[Saved data entries]
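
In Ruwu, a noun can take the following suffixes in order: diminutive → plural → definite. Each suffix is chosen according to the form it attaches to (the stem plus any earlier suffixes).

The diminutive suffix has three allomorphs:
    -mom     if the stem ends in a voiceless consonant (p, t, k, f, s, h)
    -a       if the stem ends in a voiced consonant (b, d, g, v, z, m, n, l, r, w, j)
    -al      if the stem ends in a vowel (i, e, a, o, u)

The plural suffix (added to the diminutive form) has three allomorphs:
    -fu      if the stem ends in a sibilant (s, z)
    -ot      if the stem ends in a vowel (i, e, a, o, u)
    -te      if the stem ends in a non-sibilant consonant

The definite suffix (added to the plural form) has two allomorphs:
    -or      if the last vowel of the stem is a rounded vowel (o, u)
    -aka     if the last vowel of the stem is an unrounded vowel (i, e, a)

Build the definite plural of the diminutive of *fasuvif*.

Since the final sound of *fasuvif* is /f/ (a voiceless consonant), it takes -mom, giving *fasuvifmom*.
The final sound of the diminutive form *fasuvifmom* is /m/, which is a non-sibilant consonant, so the plural suffix is -te, giving *fasuvifmomte*.
Since the last vowel of the plural form *fasuvifmomte* is /e/ (an unrounded vowel), it takes -aka, giving *fasuvifmomteaka*.

fasuvifmomteaka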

* [BRIEF]
Set down the data once more, word for word.

* [TASK SOLUTION]
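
In Ruwu, a noun can take the following suffixes in order: diminutive → plural → definite. Each suffix is chosen according to the form it attaches to (the stem plus any earlier suffixes).

The diminutive suffix has three allomorphs:
    -mom     if the stem ends in a voiceless consonant (p, t, k, f, s, h)
    -a       if the stem ends in a voiced consonant (b, d, g, v, z, m, n, l, r, w, j)
    -al      if the stem ends in a vowel (i, e, a, o, u)

The plural suffix (added to the diminutive form) has three allomorphs:
    -fu      if the stem ends in a sibilant (s, z)
    -ot      if the stem ends in a vowel (i, e, a, o, u)
    -te      if the stem ends in a non-sibilant consonant

The definite suffix (added to the plural form) has two allomorphs:
    -or      if the last vowel of the stem is a rounded vowel (o, u)
    -aka     if the last vowel of the stem is an unrounded vowel (i, e, a)

Build the definite plural of the diminutive of *fasuvif*.

Since the final sound of *fasuvif* is /f/ (a voiceless consonant), it takes -mom, giving *fasuvifmom*.
The final sound of the diminutive form *fasuvifmom* is /m/, which is a non-sibilant consonant, so the plural suffix is -te, giving *fasuvifmomte*.
Since the last vowel of the plural form *fasuvifmomte* is /e/ (an unrounded vowel), it takes -aka, giving *fasuvifmomteaka*.

fasuvifmomteaka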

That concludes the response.